→ WORK REQUEST
Report each line of the entries that includes "values" by copying it.

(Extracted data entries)
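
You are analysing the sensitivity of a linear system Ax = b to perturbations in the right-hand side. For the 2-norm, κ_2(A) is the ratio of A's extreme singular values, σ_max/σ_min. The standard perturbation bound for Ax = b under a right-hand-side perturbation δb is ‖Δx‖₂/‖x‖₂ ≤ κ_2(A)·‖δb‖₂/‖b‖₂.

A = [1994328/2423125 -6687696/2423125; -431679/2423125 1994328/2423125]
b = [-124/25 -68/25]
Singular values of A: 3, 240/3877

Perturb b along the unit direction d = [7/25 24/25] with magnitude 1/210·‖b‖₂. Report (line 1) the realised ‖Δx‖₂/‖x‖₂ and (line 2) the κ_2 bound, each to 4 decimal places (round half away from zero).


largest singular value 3, smallest 240/3877
condition number: 3 ÷ (240/3877) = 48.4625
κ_2(A)·‖δb‖/‖b‖ = 0.2308
solve Ax = b  →  x = [-62.4053 -16.8127]
‖b‖₂ = 5.6569 and ‖x‖₂ = 64.6304
with δb = [0.0075 0.0259], A·Δx = δb → ‖Δx‖ = 0.4352
relative error = 0.0067
tightness: 0.0067 against a bound of 0.2308 (unrounded ratio ≈ 0.0292)

0.0067
0.2308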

→ OUTPUT FOR THIS EXERCISE
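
You are analysing the sensitivity of a linear system Ax = b to perturbations in the right-hand side. For the 2-norm, κ_2(A) is the ratio of A's extreme singular values, σ_max/σ_min. The standard perturbation bound for Ax = b under a right-hand-side perturbation δb is ‖Δx‖₂/‖x‖₂ ≤ κ_2(A)·‖δb‖₂/‖b‖₂.
Singular values of A: 3, 240/3877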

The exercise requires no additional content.